## What is needed
Only the lines from the top of the data through the one with "[(-1 - 2·x) + (1 - x" are to be written out, each exactly as it stands.

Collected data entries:
==========
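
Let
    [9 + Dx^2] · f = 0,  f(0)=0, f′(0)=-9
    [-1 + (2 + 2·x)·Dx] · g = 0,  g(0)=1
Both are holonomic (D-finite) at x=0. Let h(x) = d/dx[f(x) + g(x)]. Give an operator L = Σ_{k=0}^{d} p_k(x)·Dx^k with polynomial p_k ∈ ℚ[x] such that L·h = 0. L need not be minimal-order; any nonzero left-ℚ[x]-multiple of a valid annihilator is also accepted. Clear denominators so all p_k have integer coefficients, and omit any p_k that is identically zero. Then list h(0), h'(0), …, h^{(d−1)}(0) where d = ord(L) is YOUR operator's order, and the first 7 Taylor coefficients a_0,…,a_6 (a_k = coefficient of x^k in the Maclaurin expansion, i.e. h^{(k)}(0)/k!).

f: a_k = 0, -9, 0, 27/2, 0, -243/40, 0, …
g: a_k = 1, 1/2, -1/8, 1/16, -5/128, 7/256, -21/1024, …
h₀=f+g: left-lcm gives L₀, ord ≤ 3.
Derive L from L₀ (diff closure).
L = (-153 - 216·x - 108·x^2) + (-234 - 666·x - 648·x^2 - 216·x^3)·Dx + (-17 - 24·x - 12·x^2)·Dx^2 + (-26 - 74·x - 72·x^2 - 24·x^3)·Dx^3  (order 3).
h: a_k = -17/2, -1/4, 651/16, -5/32, -7741/256, -63/512, 94467/10240, …
ICs: h(0) = -17/2, h′(0) = -1/4, h′′(0) = 651/8.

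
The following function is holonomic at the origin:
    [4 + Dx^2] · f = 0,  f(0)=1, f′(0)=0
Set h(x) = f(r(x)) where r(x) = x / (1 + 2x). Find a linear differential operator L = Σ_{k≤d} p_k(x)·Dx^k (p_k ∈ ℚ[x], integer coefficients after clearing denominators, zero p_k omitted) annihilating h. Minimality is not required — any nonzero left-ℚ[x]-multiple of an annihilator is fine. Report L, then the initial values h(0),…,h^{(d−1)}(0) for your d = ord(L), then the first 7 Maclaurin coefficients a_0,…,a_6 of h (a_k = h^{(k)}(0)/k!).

L = 4 + (4 + 24·x + 48·x^2 + 32·x^3)·Dx + (1 + 8·x + 24·x^2 + 32·x^3 + 16·x^4)·Dx^2  (order 2).
h: a_k = 1, 0, -2, 8, -70/3, 176/3, -6004/45, …
ICs: h(0) = 1, h′(0) = 0.

f: a_k = 1, 0, -2, 0, 2/3, 0, -4/45, …
Change of var in L_f (x↦r) gives L₀.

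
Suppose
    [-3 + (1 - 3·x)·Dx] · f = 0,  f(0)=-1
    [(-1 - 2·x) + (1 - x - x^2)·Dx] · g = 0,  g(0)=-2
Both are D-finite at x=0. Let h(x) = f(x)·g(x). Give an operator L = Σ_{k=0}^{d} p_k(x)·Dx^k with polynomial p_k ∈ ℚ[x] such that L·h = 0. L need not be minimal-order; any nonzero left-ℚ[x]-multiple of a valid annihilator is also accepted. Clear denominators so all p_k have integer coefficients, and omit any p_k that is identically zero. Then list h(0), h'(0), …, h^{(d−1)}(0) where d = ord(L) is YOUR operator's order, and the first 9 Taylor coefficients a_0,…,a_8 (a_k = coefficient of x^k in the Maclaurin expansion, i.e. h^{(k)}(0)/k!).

f: a_k = -1, -3, -9, -27, -81, -243, -729, -2187, -6561, …
g: a_k = -2, -2, -4, -6, -10, -16, -26, -42, -68, …
Sym-product of L_f,L_g gives L₀ (≤ ord 1).
L = (-4 + 4·x + 9·x^2) + (1 - 4·x + 2·x^2 + 3·x^3)·Dx  (order 1).
h: a_k = 2, 8, 28, 90, 280, 856, 2594, 7824, 23540, …
ICs: h(0) = 2.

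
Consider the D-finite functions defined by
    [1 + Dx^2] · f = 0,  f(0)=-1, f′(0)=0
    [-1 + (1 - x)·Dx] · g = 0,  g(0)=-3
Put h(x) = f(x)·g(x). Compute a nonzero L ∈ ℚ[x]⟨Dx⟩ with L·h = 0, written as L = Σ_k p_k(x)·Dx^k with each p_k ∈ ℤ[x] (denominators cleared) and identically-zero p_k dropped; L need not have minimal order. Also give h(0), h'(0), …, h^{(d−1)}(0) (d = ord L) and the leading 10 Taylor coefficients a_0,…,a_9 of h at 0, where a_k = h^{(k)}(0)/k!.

f: a_k = -1, 0, 1/2, 0, -1/24, 0, 1/720, 0, -1/40320, 0, …
g: a_k = -3, -3, -3, -3, -3, -3, -3, -3, -3, -3, …
Sym-product of L_f,L_g gives L₀ (≤ ord 2).
L = (-1 + x) + 2·Dx + (-1 + x)·Dx^2  (order 2).
h: a_k = 3, 3, 3/2, 3/2, 13/8, 13/8, 389/240, 389/240, 4357/2688, 4357/2688, …
ICs: h(0) = 3, h′(0) = 3.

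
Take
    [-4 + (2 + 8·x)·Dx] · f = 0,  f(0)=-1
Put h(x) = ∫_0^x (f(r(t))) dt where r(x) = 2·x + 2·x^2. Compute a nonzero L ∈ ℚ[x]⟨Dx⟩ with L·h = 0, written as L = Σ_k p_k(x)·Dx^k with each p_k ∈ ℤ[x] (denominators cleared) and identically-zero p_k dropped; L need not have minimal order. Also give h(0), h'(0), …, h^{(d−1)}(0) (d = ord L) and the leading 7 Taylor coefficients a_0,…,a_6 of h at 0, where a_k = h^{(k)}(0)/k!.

L = (-4 - 8·x)·Dx + (1 + 8·x + 8·x^2)·Dx^2  (order 2).
h: a_k = 0, -1, -2, 4/3, -4, 72/5, -176/3, …
ICs: h(0) = 0, h′(0) = -1.

f: a_k = -1, -2, 2, -4, 10, -28, 84, …
Substitute x→r, Dx→(1/r')Dx; clear ⇒ L₀.
h=∫₀ˣh₀: take L = L₀·Dx.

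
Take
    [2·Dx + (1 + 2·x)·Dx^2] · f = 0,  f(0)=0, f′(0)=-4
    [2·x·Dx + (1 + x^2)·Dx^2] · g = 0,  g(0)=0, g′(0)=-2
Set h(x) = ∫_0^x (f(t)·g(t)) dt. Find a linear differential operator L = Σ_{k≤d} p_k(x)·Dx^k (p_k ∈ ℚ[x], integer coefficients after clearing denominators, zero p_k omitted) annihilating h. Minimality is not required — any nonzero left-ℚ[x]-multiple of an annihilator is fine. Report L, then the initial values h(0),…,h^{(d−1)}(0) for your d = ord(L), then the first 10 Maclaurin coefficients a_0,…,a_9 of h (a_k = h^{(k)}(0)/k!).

f: a_k = 0, -4, 4, -16/3, 8, -64/5, 64/3, -256/7, 64, -1024/9, …
g: a_k = 0, -2, 0, 2/3, 0, -2/5, 0, 2/7, 0, -2/9, …
Sym-product of L_f,L_g gives L₀ (≤ ord 4).
Integrate: L := L₀·Dx.
L = (24 + 80·x + 88·x^2 + 240·x^3 + 240·x^4 + 208·x^5 + 16·x^7)·Dx^2 + (12 + 80·x + 332·x^2 + 608·x^3 + 880·x^4 + 744·x^5 + 560·x^6 + 24·x^7 + 56·x^8)·Dx^3 + (12 + 52·x + 168·x^2 + 372·x^3 + 516·x^4 + 564·x^5 + 384·x^6 + 276·x^7 + 24·x^8 + 32·x^9)·Dx^4 + (2 + 12·x + 34·x^2 + 64·x^3 + 87·x^4 + 96·x^5 + 84·x^6 + 48·x^7 + 33·x^8 + 4·x^9 + 4·x^10)·Dx^5  (order 5).
h: a_k = 0, 0, 0, 8/3, -2, 8/5, -20/9, 152/45, -73/15, 328/45, …
ICs: h(0) = 0, h′(0) = 0, h′′(0) = 0, h′′′(0) = 16, h′′′′(0) = -48.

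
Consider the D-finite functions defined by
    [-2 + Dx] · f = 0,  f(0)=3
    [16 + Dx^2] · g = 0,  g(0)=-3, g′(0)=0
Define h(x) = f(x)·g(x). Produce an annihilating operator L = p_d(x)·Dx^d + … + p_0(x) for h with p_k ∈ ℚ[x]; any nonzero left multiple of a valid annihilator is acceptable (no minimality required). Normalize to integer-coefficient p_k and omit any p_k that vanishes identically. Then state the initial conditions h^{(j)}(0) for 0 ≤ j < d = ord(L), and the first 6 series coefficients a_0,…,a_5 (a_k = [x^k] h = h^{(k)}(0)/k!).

L = 20 - 4·Dx + Dx^2  (order 2).
h: a_k = -9, -18, 54, 132, 42, -492/5, …
ICs: h(0) = -9, h′(0) = -18.

f: a_k = 3, 6, 6, 4, 2, 4/5, …
g: a_k = -3, 0, 24, 0, -32, 0, …
L₀ := L_f ⊗_s L_g (sym. prod.), ord ≤ 2.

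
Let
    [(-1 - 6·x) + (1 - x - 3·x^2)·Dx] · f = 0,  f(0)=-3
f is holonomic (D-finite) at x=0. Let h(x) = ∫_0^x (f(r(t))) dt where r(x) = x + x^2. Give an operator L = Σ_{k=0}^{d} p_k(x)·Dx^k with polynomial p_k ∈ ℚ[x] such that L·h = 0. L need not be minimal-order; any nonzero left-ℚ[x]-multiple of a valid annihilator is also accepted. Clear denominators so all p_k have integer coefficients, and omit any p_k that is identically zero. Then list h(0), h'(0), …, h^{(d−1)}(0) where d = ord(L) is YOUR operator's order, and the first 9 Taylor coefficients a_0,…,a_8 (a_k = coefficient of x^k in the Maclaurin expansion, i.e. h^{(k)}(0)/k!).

f: a_k = -3, -3, -12, -21, -57, -120, -291, -651, -1524, …
Substitute x→r, Dx→(1/r')Dx; clear ⇒ L₀.
h=∫h₀ ⇒ L = L₀·Dx.
L = (1 + 8·x + 18·x^2 + 12·x^3)·Dx + (-1 + x + 4·x^2 + 6·x^3 + 3·x^4)·Dx^2  (order 2).
h: a_k = 0, -3, -3/2, -5, -45/4, -132/5, -137/2, -1254/7, -3825/8, …
ICs: h(0) = 0, h′(0) = -3.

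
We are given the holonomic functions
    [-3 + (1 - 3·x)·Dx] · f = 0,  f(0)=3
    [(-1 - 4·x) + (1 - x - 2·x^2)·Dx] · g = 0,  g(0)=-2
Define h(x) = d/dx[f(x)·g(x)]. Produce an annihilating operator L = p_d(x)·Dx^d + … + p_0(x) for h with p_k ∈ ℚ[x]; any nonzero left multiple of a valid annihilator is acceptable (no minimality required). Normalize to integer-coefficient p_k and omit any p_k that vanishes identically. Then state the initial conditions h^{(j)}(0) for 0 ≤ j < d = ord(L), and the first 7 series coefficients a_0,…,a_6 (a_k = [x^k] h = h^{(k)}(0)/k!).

L = (15 - 30·x - 69·x^2 + 48·x^3 + 216·x^4) + (-2 + 9·x + 3·x^2 - 47·x^3 + 15·x^4 + 54·x^5)·Dx  (order 1).
h: a_k = -24, -180, -900, -3864, -15120, -55980, -199500, …
ICs: h(0) = -24.

f: a_k = 3, 9, 27, 81, 243, 729, 2187, …
g: a_k = -2, -2, -6, -10, -22, -42, -86, …
f·g: L₀ = L_f ⊗_s L_g, ord ≤ 1·1.
Derive L from L₀ (diff closure).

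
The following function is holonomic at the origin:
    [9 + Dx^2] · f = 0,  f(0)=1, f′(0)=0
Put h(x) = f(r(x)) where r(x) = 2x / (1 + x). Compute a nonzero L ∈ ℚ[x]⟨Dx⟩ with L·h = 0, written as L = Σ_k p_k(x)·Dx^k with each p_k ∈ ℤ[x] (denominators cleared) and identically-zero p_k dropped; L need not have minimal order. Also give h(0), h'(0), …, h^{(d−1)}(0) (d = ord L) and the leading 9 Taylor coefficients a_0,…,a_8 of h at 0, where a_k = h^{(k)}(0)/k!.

f: a_k = 1, 0, -9/2, 0, 27/8, 0, -81/80, 0, 729/4480, …
Substitute x→r, Dx→(1/r')Dx; clear ⇒ L₀.
L = 36 + (2 + 6·x + 6·x^2 + 2·x^3)·Dx + (1 + 4·x + 6·x^2 + 4·x^3 + x^4)·Dx^2  (order 2).
h: a_k = 1, 0, -18, 36, 0, -144, 1926/5, -2916/5, 3114/7, …
ICs: h(0) = 1, h′(0) = 0.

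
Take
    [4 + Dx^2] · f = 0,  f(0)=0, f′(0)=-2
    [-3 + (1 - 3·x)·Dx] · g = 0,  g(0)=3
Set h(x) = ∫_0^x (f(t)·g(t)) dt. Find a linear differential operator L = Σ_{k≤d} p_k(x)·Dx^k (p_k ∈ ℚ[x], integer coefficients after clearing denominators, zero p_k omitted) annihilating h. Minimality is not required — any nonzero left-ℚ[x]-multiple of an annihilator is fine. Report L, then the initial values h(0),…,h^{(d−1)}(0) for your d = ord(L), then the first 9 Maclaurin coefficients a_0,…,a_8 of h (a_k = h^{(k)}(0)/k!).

f: a_k = 0, -2, 0, 4/3, 0, -4/15, 0, 8/315, 0, …
g: a_k = 3, 9, 27, 81, 243, 729, 2187, 6561, 19683, …
Sym-product of L_f,L_g gives L₀ (≤ ord 2).
h=∫h₀ ⇒ L = L₀·Dx.
L = (-4 + 12·x)·Dx + 6·Dx^2 + (-1 + 3·x)·Dx^3  (order 3).
h: a_k = 0, 0, -3, -6, -25/2, -30, -1127/15, -966/5, -212999/420, …
ICs: h(0) = 0, h′(0) = 0, h′′(0) = -6.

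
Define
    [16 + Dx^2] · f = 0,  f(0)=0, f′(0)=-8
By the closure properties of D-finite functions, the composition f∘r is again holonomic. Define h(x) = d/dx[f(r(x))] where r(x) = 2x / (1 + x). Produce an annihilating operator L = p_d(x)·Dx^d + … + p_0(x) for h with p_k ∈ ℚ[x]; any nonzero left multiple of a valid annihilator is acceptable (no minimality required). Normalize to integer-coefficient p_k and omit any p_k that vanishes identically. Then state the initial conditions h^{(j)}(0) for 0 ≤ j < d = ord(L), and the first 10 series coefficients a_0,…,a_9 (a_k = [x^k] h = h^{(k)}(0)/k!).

f: a_k = 0, -8, 0, 64/3, 0, -256/15, 0, 2048/315, 0, -4096/2835, …
f∘r: x↦r, Dx↦Dx/r' in L_f ⇒ L₀.
h₀' ⇒ L via d/dx closure of L₀.
L = (70 + 12·x + 6·x^2) + (6 + 18·x + 18·x^2 + 6·x^3)·Dx + (1 + 4·x + 6·x^2 + 4·x^3 + x^4)·Dx^2  (order 2).
h: a_k = -16, 32, 464, -1984, 6928/3, 6240, -1516976/45, 3499648/45, -30914864/315, -354464/63, …
ICs: h(0) = -16, h′(0) = 32.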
==========
## Result of this exercise
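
Let
    [9 + Dx^2] · f = 0,  f(0)=0, f′(0)=-9
    [-1 + (2 + 2·x)·Dx] · g = 0,  g(0)=1
Both are holonomic (D-finite) at x=0. Let h(x) = d/dx[f(x) + g(x)]. Give an operator L = Σ_{k=0}^{d} p_k(x)·Dx^k with polynomial p_k ∈ ℚ[x] such that L·h = 0. L need not be minimal-order; any nonzero left-ℚ[x]-multiple of a valid annihilator is also accepted. Clear denominators so all p_k have integer coefficients, and omit any p_k that is identically zero. Then list h(0), h'(0), …, h^{(d−1)}(0) where d = ord(L) is YOUR operator's order, and the first 7 Taylor coefficients a_0,…,a_6 (a_k = coefficient of x^k in the Maclaurin expansion, i.e. h^{(k)}(0)/k!).

f: a_k = 0, -9, 0, 27/2, 0, -243/40, 0, …
g: a_k = 1, 1/2, -1/8, 1/16, -5/128, 7/256, -21/1024, …
h₀=f+g: left-lcm gives L₀, ord ≤ 3.
Derive L from L₀ (diff closure).
L = (-153 - 216·x - 108·x^2) + (-234 - 666·x - 648·x^2 - 216·x^3)·Dx + (-17 - 24·x - 12·x^2)·Dx^2 + (-26 - 74·x - 72·x^2 - 24·x^3)·Dx^3  (order 3).
h: a_k = -17/2, -1/4, 651/16, -5/32, -7741/256, -63/512, 94467/10240, …
ICs: h(0) = -17/2, h′(0) = -1/4, h′′(0) = 651/8.

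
The following function is holonomic at the origin:
    [4 + Dx^2] · f = 0,  f(0)=1, f′(0)=0
Set h(x) = f(r(x)) where r(x) = x / (1 + 2x). Find a linear differential operator L = Σ_{k≤d} p_k(x)·Dx^k (p_k ∈ ℚ[x], integer coefficients after clearing denominators, zero p_k omitted) annihilating h. Minimality is not required — any nonzero left-ℚ[x]-multiple of an annihilator is fine. Report L, then the initial values h(0),…,h^{(d−1)}(0) for your d = ord(L), then the first 7 Maclaurin coefficients a_0,…,a_6 of h (a_k = h^{(k)}(0)/k!).

L = 4 + (4 + 24·x + 48·x^2 + 32·x^3)·Dx + (1 + 8·x + 24·x^2 + 32·x^3 + 16·x^4)·Dx^2  (order 2).
h: a_k = 1, 0, -2, 8, -70/3, 176/3, -6004/45, …
ICs: h(0) = 1, h′(0) = 0.

f: a_k = 1, 0, -2, 0, 2/3, 0, -4/45, …
Change of var in L_f (x↦r) gives L₀.

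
Suppose
    [-3 + (1 - 3·x)·Dx] · f = 0,  f(0)=-1
    [(-1 - 2·x) + (1 - x - x^2)·Dx] · g = 0,  g(0)=-2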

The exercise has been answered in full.